Your task: A word-for-word copy of the records below is required.

(Stored data)
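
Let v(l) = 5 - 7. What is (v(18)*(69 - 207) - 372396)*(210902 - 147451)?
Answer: -23611386120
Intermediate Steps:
v(l) = -2
(v(18)*(69 - 207) - 372396)*(210902 - 147451) = (-2*(69 - 207) - 372396)*(210902 - 147451) = (-2*(-138) - 372396)*63451 = (276 - 372396)*63451 = -372120*63451 = -23611386120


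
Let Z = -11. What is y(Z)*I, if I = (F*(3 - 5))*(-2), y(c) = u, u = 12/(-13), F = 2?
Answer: -96/13 ≈ -7.3846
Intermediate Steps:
u = -12/13 (u = 12*(-1/13) = -12/13 ≈ -0.92308)
y(c) = -12/13
I = 8 (I = (2*(3 - 5))*(-2) = (2*(-2))*(-2) = -4*(-2) = 8)
y(Z)*I = -12/13*8 = -96/13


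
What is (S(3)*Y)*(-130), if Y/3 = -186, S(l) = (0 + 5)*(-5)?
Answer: -1813500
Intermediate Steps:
S(l) = -25 (S(l) = 5*(-5) = -25)
Y = -558 (Y = 3*(-186) = -558)
(S(3)*Y)*(-130) = -25*(-558)*(-130) = 13950*(-130) = -1813500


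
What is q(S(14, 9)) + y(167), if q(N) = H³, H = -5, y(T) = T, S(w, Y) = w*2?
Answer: 42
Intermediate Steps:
S(w, Y) = 2*w
q(N) = -125 (q(N) = (-5)³ = -125)
q(S(14, 9)) + y(167) = -125 + 167 = 42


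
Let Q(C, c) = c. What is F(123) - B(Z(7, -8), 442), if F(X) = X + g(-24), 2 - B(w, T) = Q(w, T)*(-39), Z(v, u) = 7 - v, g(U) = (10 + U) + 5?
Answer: -17126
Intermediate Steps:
g(U) = 15 + U
B(w, T) = 2 + 39*T (B(w, T) = 2 - T*(-39) = 2 - (-39)*T = 2 + 39*T)
F(X) = -9 + X (F(X) = X + (15 - 24) = X - 9 = -9 + X)
F(123) - B(Z(7, -8), 442) = (-9 + 123) - (2 + 39*442) = 114 - (2 + 17238) = 114 - 1*17240 = 114 - 17240 = -17126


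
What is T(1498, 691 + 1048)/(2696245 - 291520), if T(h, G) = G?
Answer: 1739/2404725 ≈ 0.00072316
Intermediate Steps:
T(1498, 691 + 1048)/(2696245 - 291520) = (691 + 1048)/(2696245 - 291520) = 1739/2404725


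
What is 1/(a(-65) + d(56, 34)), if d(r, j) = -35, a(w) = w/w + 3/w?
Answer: -65/2213 ≈ -0.029372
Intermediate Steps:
a(w) = 1 + 3/w
1/(a(-65) + d(56, 34)) = 1/((3 - 65)/(-65) - 35) = 1/(-1/65*(-62) - 35) = 1/(62/65 - 35) = 1/(-2213/65) = -65/2213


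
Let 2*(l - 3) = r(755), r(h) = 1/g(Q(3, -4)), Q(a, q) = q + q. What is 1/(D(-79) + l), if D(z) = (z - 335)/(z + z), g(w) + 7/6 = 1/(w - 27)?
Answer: 19829/103149 ≈ 0.19224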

Written answer:
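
Let v(l) = 5 - 7. What is (v(18)*(69 - 207) - 372396)*(210902 - 147451)?
Answer: -23611386120
Intermediate Steps:
v(l) = -2
(v(18)*(69 - 207) - 372396)*(210902 - 147451) = (-2*(69 - 207) - 372396)*(210902 - 147451) = (-2*(-138) - 372396)*63451 = (276 - 372396)*63451 = -372120*63451 = -23611386120


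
Let Z = -11. What is y(Z)*I, if I = (F*(3 - 5))*(-2), y(c) = u, u = 12/(-13), F = 2?
Answer: -96/13 ≈ -7.3846
Intermediate Steps:
u = -12/13 (u = 12*(-1/13) = -12/13 ≈ -0.92308)
y(c) = -12/13
I = 8 (I = (2*(3 - 5))*(-2) = (2*(-2))*(-2) = -4*(-2) = 8)
y(Z)*I = -12/13*8 = -96/13


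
What is (S(3)*Y)*(-130), if Y/3 = -186, S(l) = (0 + 5)*(-5)?
Answer: -1813500
Intermediate Steps:
S(l) = -25 (S(l) = 5*(-5) = -25)
Y = -558 (Y = 3*(-186) = -558)
(S(3)*Y)*(-130) = -25*(-558)*(-130) = 13950*(-130) = -1813500


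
What is q(S(14, 9)) + y(167), if q(N) = H³, H = -5, y(T) = T, S(w, Y) = w*2?
Answer: 42
Intermediate Steps:
S(w, Y) = 2*w
q(N) = -125 (q(N) = (-5)³ = -125)
q(S(14, 9)) + y(167) = -125 + 167 = 42


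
Let Q(C, c) = c. What is F(123) - B(Z(7, -8), 442), if F(X) = X + g(-24), 2 - B(w, T) = Q(w, T)*(-39), Z(v, u) = 7 - v, g(U) = (10 + U) + 5?
Answer: -17126
Intermediate Steps:
g(U) = 15 + U
B(w, T) = 2 + 39*T (B(w, T) = 2 - T*(-39) = 2 - (-39)*T = 2 + 39*T)
F(X) = -9 + X (F(X) = X + (15 - 24) = X - 9 = -9 + X)
F(123) - B(Z(7, -8), 442) = (-9 + 123) - (2 + 39*442) = 114 - (2 + 17238) = 114 - 1*17240 = 114 - 17240 = -17126


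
What is T(1498, 691 + 1048)/(2696245 - 291520), if T(h, G) = G?
Answer: 1739/2404725 ≈ 0.00072316
Intermediate Steps:
T(1498, 691 + 1048)/(2696245 - 291520) = (691 + 1048)/(2696245 - 291520) = 1739/2404725


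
What is 1/(a(-65) + d(56, 34)), if d(r, j) = -35, a(w) = w/w + 3/w?
Answer: -65/2213 ≈ -0.029372
Intermediate Steps:
a(w) = 1 + 3/w
1/(a(-65) + d(56, 34)) = 1/((3 - 65)/(-65) - 35) = 1/(-1/65*(-62) - 35) = 1/(62/65 - 35) = 1/(-2213/65) = -65/2213


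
Let 2*(l - 3) = r(755), r(h) = 1/g(Q(3, -4)), Q(a, q) = q + q. What is 1/(D(-79) + l), if D(z) = (z - 335)/(z + z), g(w) + 7/6 = 1/(w - 27)?
Answer: 19829/103149 ≈ 0.19224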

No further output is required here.